[Saved data entries]
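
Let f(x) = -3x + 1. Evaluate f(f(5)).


f(5) = -14
f(-14) = 43

43


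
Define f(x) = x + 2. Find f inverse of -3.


Solve x + 2 = -3
x = (-3 - 2) / 1 = -5

-5


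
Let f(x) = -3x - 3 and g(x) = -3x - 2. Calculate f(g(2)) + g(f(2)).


f(g(2)) = 21
g(f(2)) = 25
Sum = 46

46


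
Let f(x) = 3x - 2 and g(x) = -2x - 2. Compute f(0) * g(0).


f(0) = -2
g(0) = -2
Product = 4

4


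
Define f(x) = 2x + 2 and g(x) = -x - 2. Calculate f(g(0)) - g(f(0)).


f(g(0)) = -2
g(f(0)) = -4
Difference = 2

2


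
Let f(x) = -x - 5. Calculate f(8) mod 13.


f(8) = -13
-13 mod 13 = 0

0


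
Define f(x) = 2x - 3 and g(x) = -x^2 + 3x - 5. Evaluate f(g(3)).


g(3) = -5
f(-5) = -13

-13


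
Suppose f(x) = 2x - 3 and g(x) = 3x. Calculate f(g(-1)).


g(-1) = -3
f(-3) = -9

-9


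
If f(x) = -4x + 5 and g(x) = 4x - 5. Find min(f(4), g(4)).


-11


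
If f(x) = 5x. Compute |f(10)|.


f(10) = 50
|50| = 50

50


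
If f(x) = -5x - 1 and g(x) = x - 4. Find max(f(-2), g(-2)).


f(-2) = 9
g(-2) = -6
max = 9

9


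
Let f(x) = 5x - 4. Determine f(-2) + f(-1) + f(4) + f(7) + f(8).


60


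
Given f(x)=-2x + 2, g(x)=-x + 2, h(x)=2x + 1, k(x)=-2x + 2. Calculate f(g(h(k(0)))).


8


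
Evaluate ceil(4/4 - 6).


4/4 = 1
1 - 6 = -5
ceil(-5) = -5

-5


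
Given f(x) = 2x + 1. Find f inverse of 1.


0


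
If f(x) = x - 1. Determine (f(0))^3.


f(0) = -1
(-1)^3 = -1

-1


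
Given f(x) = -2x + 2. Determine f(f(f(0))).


6


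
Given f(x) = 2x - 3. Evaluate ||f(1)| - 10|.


f(1) = -1
|-1| = 1
|1 - 10| = 9

9


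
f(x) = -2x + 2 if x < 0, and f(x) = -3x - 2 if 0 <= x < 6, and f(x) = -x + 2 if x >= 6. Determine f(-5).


-5 satisfies x < 0
f(-5) = 12

12


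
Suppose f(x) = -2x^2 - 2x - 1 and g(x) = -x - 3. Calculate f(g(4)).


g(4) = -7
f(-7) = (-2)*(-7)^2 - 2*(-7) - 1 = -85

-85


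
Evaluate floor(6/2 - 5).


-2


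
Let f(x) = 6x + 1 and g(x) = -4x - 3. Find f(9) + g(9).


f(9) = 55
g(9) = -39
Sum = 16

16


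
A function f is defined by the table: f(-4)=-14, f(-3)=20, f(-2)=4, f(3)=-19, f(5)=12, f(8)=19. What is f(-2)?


Reading from the table at x = -2

4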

■ Exercise description
Repeat the line containing "f(x) = -2x + 2 if" and all subsequent lines through the final line of the data, exactly and with no others.

■ Solution below
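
f(x) = -2x + 2 if x < 0, and f(x) = -3x - 2 if 0 <= x < 6, and f(x) = -x + 2 if x >= 6. Determine f(-5).


-5 satisfies x < 0
f(-5) = 12

12


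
Suppose f(x) = -2x^2 - 2x - 1 and g(x) = -x - 3. Calculate f(g(4)).


g(4) = -7
f(-7) = (-2)*(-7)^2 - 2*(-7) - 1 = -85

-85


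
Evaluate floor(6/2 - 5).


-2


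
Let f(x) = 6x + 1 and g(x) = -4x - 3. Find f(9) + g(9).


f(9) = 55
g(9) = -39
Sum = 16

16


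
A function f is defined by the table: f(-4)=-14, f(-3)=20, f(-2)=4, f(3)=-19, f(5)=12, f(8)=19. What is f(-2)?


Reading from the table at x = -2

4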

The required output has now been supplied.